**Given records**
=====

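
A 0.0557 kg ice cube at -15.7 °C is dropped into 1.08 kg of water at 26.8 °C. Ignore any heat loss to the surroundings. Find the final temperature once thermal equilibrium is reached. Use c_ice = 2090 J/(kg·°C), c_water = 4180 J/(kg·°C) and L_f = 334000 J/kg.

Setting the total heat transfer to zero:
ice -15.7→0 °C: 0.0557×2090×15.7 = 1827.7; latent heat to melt: 0.0557×334000 = 18604; meltwater 0→T: 0.0557×4180×T = 232.83 T; water: 4514.4(T − 26.8)
4747.2 T = 120986 − 20431 = 100554
T ≈ 21.18 °C. Since T > 0 °C, the all-ice-melts assumption holds.

T_f ≈ 21.2 °C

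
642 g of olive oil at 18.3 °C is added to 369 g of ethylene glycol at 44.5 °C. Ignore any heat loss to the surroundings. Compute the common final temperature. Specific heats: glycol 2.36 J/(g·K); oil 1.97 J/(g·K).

T_f = Σ m_i c_i T_i / Σ m_i c_i:
T_f = (870.84×44.5 + 1264.7×18.3) / (870.84 + 1264.7)
    = 61897 / 2135.6 ≈ 28.98 °C

T_f ≈ 29.0 °C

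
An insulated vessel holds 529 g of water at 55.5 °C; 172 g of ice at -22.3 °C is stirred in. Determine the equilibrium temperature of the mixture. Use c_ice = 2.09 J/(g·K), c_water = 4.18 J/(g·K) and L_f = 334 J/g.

T_f ≈ 19.5 °C

Conservation of energy gives ΣQ = 0:
ice -22.3→0 °C: 172×2.09×22.3 = 8016.4
  fusion: m_ice L_f = 172×334 = 57448
  warm the meltwater: 718.96 T
  water: 2211.2(T − 55.5)
2930.2 T = 122723 − 65464 = 57258
T ≈ 19.54 °C (positive, so assuming full melt was valid).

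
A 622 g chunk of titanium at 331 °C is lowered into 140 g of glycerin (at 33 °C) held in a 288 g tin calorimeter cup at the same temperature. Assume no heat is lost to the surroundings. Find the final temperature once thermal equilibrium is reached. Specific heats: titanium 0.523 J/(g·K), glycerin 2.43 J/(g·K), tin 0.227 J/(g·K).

Taking heat into each body as positive, Σ m c ΔT = 0:
622×0.523×(T − 331) + 140×2.43×(T − 33) + 288×0.227×(T − 33) = 0
730.88 T = 121060
T = 121060/730.88 ≈ 165.64 °C

T_f ≈ 165.6 °C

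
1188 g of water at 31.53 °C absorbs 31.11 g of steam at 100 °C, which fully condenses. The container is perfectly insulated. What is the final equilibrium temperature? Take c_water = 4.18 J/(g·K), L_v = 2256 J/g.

T_f ≈ 47.0 °C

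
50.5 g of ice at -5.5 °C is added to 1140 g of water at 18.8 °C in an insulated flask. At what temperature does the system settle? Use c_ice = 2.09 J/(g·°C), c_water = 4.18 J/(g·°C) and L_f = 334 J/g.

Taking heat into each body as positive, Σ m c ΔT = 0:
ice -5.5→0 °C: 50.5×2.09×5.5 = 580.5
  melt ice: 50.5×334 = 16867
  warm the meltwater: 211.09 T
  water: 4765.2(T − 18.8)
4976.3 T = 89586 − 17447 = 72138
T ≈ 14.50 °C — above 0 °C, consistent with complete melting.

T_f ≈ 14.5 °C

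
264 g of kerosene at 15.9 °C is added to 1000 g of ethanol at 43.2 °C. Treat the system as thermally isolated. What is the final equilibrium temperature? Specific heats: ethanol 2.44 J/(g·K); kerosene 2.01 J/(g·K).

T_f ≈ 38.3 °C

Set heat shed by the hot body equal to heat absorbed by the cold body:
1000·2.44·(43.2 − T) = 264·2.01·(T − 15.9)
2440(43.2 − T) = 530.64(T − 15.9)
2970.6 T = 113845  ⇒  T ≈ 38.32 °C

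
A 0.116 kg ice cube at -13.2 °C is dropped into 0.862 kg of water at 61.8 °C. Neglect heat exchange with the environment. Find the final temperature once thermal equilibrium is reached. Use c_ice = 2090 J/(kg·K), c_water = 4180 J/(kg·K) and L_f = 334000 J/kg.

T_f ≈ 44.2 °C

Let T be the final temperature. ΣQ_i = 0:
warm ice to 0 °C: 0.116×2090×(0 − (-13.2)) = 3200.2
  latent heat to melt: 0.116×334000 = 38744
  warm the meltwater: 484.88 T
  water: 3603.2(T − 61.8)
4088 T = 222675 − 41944 = 180731
T ≈ 44.21 °C. Since T > 0 °C, the all-ice-melts assumption holds.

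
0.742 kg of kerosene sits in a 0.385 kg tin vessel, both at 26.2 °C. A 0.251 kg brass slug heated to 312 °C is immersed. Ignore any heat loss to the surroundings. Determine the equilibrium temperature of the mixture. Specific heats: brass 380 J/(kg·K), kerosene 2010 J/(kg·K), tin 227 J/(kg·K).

T_f ≈ 42.5 °C

Conservation of energy gives ΣQ = 0:
0.251·380·(T − 312) + 0.742·2010·(T − 26.2) + 0.385·227·(T − 26.2) = 0
95.38(T − 312) + 1491.4(T − 26.2) + 87.39(T − 26.2) = 0
(95.38 + 1491.4 + 87.39) T = 95.38·312 + 1491.4·26.2 + 87.39·26.2
T = 71124 / 1674.2 = 42.5 °C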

=====

**Work instructions**
Word for word, copy every entry.

**Response area**
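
A 0.0557 kg ice cube at -15.7 °C is dropped into 1.08 kg of water at 26.8 °C. Ignore any heat loss to the surroundings. Find the final temperature once thermal equilibrium is reached. Use c_ice = 2090 J/(kg·°C), c_water = 4180 J/(kg·°C) and L_f = 334000 J/kg.

Setting the total heat transfer to zero:
ice -15.7→0 °C: 0.0557×2090×15.7 = 1827.7; latent heat to melt: 0.0557×334000 = 18604; meltwater 0→T: 0.0557×4180×T = 232.83 T; water: 4514.4(T − 26.8)
4747.2 T = 120986 − 20431 = 100554
T ≈ 21.18 °C. Since T > 0 °C, the all-ice-melts assumption holds.

T_f ≈ 21.2 °C

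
642 g of olive oil at 18.3 °C is added to 369 g of ethylene glycol at 44.5 °C. Ignore any heat loss to the surroundings. Compute the common final temperature. Specific heats: glycol 2.36 J/(g·K); oil 1.97 J/(g·K).

T_f = Σ m_i c_i T_i / Σ m_i c_i:
T_f = (870.84×44.5 + 1264.7×18.3) / (870.84 + 1264.7)
    = 61897 / 2135.6 ≈ 28.98 °C

T_f ≈ 29.0 °C

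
An insulated vessel holds 529 g of water at 55.5 °C; 172 g of ice at -22.3 °C is stirred in. Determine the equilibrium temperature of the mixture. Use c_ice = 2.09 J/(g·K), c_water = 4.18 J/(g·K) and L_f = 334 J/g.

T_f ≈ 19.5 °C

Conservation of energy gives ΣQ = 0:
ice -22.3→0 °C: 172×2.09×22.3 = 8016.4
  fusion: m_ice L_f = 172×334 = 57448
  warm the meltwater: 718.96 T
  water: 2211.2(T − 55.5)
2930.2 T = 122723 − 65464 = 57258
T ≈ 19.54 °C (positive, so assuming full melt was valid).

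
A 622 g chunk of titanium at 331 °C is lowered into 140 g of glycerin (at 33 °C) held in a 288 g tin calorimeter cup at the same temperature. Assume no heat is lost to the surroundings. Find the final temperature once thermal equilibrium is reached. Specific heats: titanium 0.523 J/(g·K), glycerin 2.43 J/(g·K), tin 0.227 J/(g·K).

Taking heat into each body as positive, Σ m c ΔT = 0:
622×0.523×(T − 331) + 140×2.43×(T − 33) + 288×0.227×(T − 33) = 0
730.88 T = 121060
T = 121060/730.88 ≈ 165.64 °C

T_f ≈ 165.6 °C

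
1188 g of water at 31.53 °C absorbs 31.11 g of steam at 100 °C, which fully condenses. The container is perfectly insulated. What is the final equilibrium temperature? Take c_water = 4.18 J/(g·K), L_v = 2256 J/g.

T_f ≈ 47.0 °C

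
50.5 g of ice at -5.5 °C is added to 1140 g of water at 18.8 °C in an insulated flask. At what temperature does the system settle? Use c_ice = 2.09 J/(g·°C), c_water = 4.18 J/(g·°C) and L_f = 334 J/g.

Taking heat into each body as positive, Σ m c ΔT = 0:
ice -5.5→0 °C: 50.5×2.09×5.5 = 580.5
  melt ice: 50.5×334 = 16867
  warm the meltwater: 211.09 T
  water: 4765.2(T − 18.8)
4976.3 T = 89586 − 17447 = 72138
T ≈ 14.50 °C — above 0 °C, consistent with complete melting.

T_f ≈ 14.5 °C

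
264 g of kerosene at 15.9 °C is added to 1000 g of ethanol at 43.2 °C. Treat the system as thermally isolated. What is the final equilibrium temperature? Specific heats: ethanol 2.44 J/(g·K); kerosene 2.01 J/(g·K).

T_f ≈ 38.3 °C

Set heat shed by the hot body equal to heat absorbed by the cold body:
1000·2.44·(43.2 − T) = 264·2.01·(T − 15.9)
2440(43.2 − T) = 530.64(T − 15.9)
2970.6 T = 113845  ⇒  T ≈ 38.32 °C

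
A 0.116 kg ice cube at -13.2 °C is dropped into 0.862 kg of water at 61.8 °C. Neglect heat exchange with the environment. Find the final temperature once thermal equilibrium is reached. Use c_ice = 2090 J/(kg·K), c_water = 4180 J/(kg·K) and L_f = 334000 J/kg.

T_f ≈ 44.2 °C

Let T be the final temperature. ΣQ_i = 0:
warm ice to 0 °C: 0.116×2090×(0 − (-13.2)) = 3200.2
  latent heat to melt: 0.116×334000 = 38744
  warm the meltwater: 484.88 T
  water: 3603.2(T − 61.8)
4088 T = 222675 − 41944 = 180731
T ≈ 44.21 °C. Since T > 0 °C, the all-ice-melts assumption holds.

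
0.742 kg of kerosene sits in a 0.385 kg tin vessel, both at 26.2 °C. A 0.251 kg brass slug heated to 312 °C is immersed. Ignore any heat loss to the surroundings. Determine the equilibrium temperature of the mixture. Specific heats: brass 380 J/(kg·K), kerosene 2010 J/(kg·K), tin 227 J/(kg·K).

T_f ≈ 42.5 °C

Conservation of energy gives ΣQ = 0:
0.251·380·(T − 312) + 0.742·2010·(T − 26.2) + 0.385·227·(T − 26.2) = 0
95.38(T − 312) + 1491.4(T − 26.2) + 87.39(T − 26.2) = 0
(95.38 + 1491.4 + 87.39) T = 95.38·312 + 1491.4·26.2 + 87.39·26.2
T = 71124 / 1674.2 = 42.5 °C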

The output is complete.